Collected data
┌──

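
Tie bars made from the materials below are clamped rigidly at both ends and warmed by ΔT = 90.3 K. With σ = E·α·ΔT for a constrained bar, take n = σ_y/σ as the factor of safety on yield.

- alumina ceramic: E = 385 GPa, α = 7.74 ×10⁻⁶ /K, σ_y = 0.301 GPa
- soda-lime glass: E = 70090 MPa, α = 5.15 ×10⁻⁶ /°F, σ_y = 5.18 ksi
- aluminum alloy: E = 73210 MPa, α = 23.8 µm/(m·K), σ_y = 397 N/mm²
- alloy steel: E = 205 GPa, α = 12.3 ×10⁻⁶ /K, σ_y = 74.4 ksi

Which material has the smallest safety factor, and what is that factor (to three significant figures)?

soda-lime glass, n = 0.609

With everything in SI (GPa, ×10⁻⁶/K, MPa):
  alumina ceramic: E = 385.0, α = 7.74, σ_y = 301.0 → σ = 269 MPa, n = 1.12
  soda-lime glass: E = 70.09, α = 9.27, σ_y = 35.71 → σ = 58.7 MPa, n = 0.609
  aluminum alloy: E = 73.21, α = 23.8, σ_y = 397.0 → σ = 157 MPa, n = 2.52
  alloy steel: E = 205.0, α = 12.3, σ_y = 513.0 → σ = 228 MPa, n = 2.25
Soda-lime glass has the lowest safety factor, n = 0.609.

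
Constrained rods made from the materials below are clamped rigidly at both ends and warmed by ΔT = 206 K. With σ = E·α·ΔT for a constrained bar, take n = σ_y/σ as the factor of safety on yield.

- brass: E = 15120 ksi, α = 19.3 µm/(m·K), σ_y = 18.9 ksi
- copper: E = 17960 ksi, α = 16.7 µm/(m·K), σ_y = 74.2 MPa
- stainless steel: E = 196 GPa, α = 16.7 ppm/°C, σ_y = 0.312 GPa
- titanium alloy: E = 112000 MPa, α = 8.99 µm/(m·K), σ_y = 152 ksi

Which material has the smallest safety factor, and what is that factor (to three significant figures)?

Converting E to GPa, α to ×10⁻⁶/K, σ_y to MPa, then σ and n for each:
  brass: E = 104.2, α = 19.3, σ_y = 130.3 → σ = 414 MPa, n = 0.314
  copper: E = 123.8, α = 16.7, σ_y = 74.20 → σ = 426 MPa, n = 0.174
  stainless steel: E = 196.0, α = 16.7, σ_y = 312.0 → σ = 674 MPa, n = 0.463
  titanium alloy: E = 112.0, α = 8.99, σ_y = 1048 → σ = 207 MPa, n = 5.05
Smallest n: copper with n = 0.174.

copper, n = 0.174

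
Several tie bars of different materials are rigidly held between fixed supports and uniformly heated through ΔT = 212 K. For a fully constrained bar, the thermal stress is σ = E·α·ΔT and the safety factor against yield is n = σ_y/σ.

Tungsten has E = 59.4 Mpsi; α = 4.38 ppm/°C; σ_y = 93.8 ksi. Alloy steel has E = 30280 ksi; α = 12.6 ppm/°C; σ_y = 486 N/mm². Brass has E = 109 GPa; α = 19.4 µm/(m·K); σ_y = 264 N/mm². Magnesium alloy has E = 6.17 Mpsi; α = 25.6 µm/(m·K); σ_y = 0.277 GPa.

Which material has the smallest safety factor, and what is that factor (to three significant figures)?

In consistent units (E in GPa, α in ×10⁻⁶/K, σ_y in MPa):
  tungsten: E = 409.5, α = 4.38, σ_y = 646.7 → σ = 380 MPa, n = 1.70
  alloy steel: E = 208.8, α = 12.6, σ_y = 486.0 → σ = 558 MPa, n = 0.871
  brass: E = 109.0, α = 19.4, σ_y = 264.0 → σ = 448 MPa, n = 0.589
  magnesium alloy: E = 42.54, α = 25.6, σ_y = 277.0 → σ = 231 MPa, n = 1.20
Smallest n: brass with n = 0.589.

brass, n = 0.589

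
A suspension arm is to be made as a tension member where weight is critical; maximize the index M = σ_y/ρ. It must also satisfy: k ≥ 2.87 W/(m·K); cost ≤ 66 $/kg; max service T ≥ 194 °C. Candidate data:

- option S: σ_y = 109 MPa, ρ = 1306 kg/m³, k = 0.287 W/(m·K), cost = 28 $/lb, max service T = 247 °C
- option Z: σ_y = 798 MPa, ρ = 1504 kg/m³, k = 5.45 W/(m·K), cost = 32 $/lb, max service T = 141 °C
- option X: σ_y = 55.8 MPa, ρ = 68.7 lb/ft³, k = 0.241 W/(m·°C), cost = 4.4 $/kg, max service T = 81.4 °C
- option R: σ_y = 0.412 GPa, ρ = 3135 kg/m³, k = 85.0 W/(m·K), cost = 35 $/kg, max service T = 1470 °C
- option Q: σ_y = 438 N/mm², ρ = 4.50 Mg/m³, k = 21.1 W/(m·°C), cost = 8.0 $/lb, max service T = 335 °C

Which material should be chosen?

Screen on constraints: k ≥ 2.87 W/(m·K); cost ≤ 66 $/kg; max service T ≥ 194 °C. Survivors: option R, option Q.
Putting every candidate on a common basis:
  option R: σ_y = 412.0 MPa, ρ = 3135 kg/m³
  option Q: σ_y = 438.0 MPa, ρ = 4500 kg/m³
  option R: M = 131 kN·m/kg
  option Q: M = 97.3 kN·m/kg
Option R has the largest M.

option R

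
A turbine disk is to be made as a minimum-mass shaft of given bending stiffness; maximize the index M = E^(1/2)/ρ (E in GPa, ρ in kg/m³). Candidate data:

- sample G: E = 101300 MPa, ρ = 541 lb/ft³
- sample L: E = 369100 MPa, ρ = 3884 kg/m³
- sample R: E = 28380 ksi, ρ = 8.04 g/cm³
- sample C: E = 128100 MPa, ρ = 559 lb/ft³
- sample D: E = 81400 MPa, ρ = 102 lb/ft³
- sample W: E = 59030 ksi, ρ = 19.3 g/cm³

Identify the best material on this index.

sample D

Normalizing units and computing the index:
  sample G: E = 101.3 GPa, ρ = 8666 kg/m³
  sample L: E = 369.1 GPa, ρ = 3884 kg/m³
  sample R: E = 195.7 GPa, ρ = 8040 kg/m³
  sample C: E = 128.1 GPa, ρ = 8954 kg/m³
  sample D: E = 81.40 GPa, ρ = 1634 kg/m³
  sample W: E = 407.0 GPa, ρ = 19300 kg/m³
  sample D: M = 5.52×10⁻³
  sample L: M = 4.95×10⁻³
  sample R: M = 1.74×10⁻³
  sample C: M = 1.26×10⁻³
  sample G: M = 1.16×10⁻³
  sample W: M = 1.05×10⁻³
Sample D ranks first.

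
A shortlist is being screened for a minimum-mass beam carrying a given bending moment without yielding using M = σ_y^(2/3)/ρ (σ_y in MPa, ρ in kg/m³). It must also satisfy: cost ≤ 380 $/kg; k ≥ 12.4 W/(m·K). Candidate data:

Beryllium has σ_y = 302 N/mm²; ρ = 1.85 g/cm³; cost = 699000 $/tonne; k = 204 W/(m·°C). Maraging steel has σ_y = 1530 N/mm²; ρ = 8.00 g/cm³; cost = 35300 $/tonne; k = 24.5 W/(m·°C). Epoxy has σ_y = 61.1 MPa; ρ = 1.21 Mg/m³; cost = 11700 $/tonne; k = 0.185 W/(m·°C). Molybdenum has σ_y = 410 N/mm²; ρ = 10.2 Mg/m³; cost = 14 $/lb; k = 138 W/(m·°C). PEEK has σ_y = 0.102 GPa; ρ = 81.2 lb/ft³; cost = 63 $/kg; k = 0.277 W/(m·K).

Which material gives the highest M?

Screen on constraints: cost ≤ 380 $/kg; k ≥ 12.4 W/(m·K). Survivors: maraging steel, molybdenum.
Convert each candidate to consistent units, then evaluate M:
  maraging steel: σ_y = 1530 MPa, ρ = 8000 kg/m³
  molybdenum: σ_y = 410.0 MPa, ρ = 10200 kg/m³
  maraging steel: M = 16.6×10⁻³
  molybdenum: M = 5.41×10⁻³
Maraging steel ranks first.

maraging steel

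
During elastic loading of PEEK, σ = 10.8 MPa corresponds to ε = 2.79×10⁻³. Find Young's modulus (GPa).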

└──

What you should do:
Copy out the lines above exactly, beginning at the one that contains "Tungsten has E" and ending at the one that contains "A suspension arm".

Response:
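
Tungsten has E = 59.4 Mpsi; α = 4.38 ppm/°C; σ_y = 93.8 ksi. Alloy steel has E = 30280 ksi; α = 12.6 ppm/°C; σ_y = 486 N/mm². Brass has E = 109 GPa; α = 19.4 µm/(m·K); σ_y = 264 N/mm². Magnesium alloy has E = 6.17 Mpsi; α = 25.6 µm/(m·K); σ_y = 0.277 GPa.

Which material has the smallest safety factor, and what is that factor (to three significant figures)?

In consistent units (E in GPa, α in ×10⁻⁶/K, σ_y in MPa):
  tungsten: E = 409.5, α = 4.38, σ_y = 646.7 → σ = 380 MPa, n = 1.70
  alloy steel: E = 208.8, α = 12.6, σ_y = 486.0 → σ = 558 MPa, n = 0.871
  brass: E = 109.0, α = 19.4, σ_y = 264.0 → σ = 448 MPa, n = 0.589
  magnesium alloy: E = 42.54, α = 25.6, σ_y = 277.0 → σ = 231 MPa, n = 1.20
Smallest n: brass with n = 0.589.

brass, n = 0.589

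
A suspension arm is to be made as a tension member where weight is critical; maximize the index M = σ_y/ρ. It must also satisfy: k ≥ 2.87 W/(m·K); cost ≤ 66 $/kg; max service T ≥ 194 °C. Candidate data: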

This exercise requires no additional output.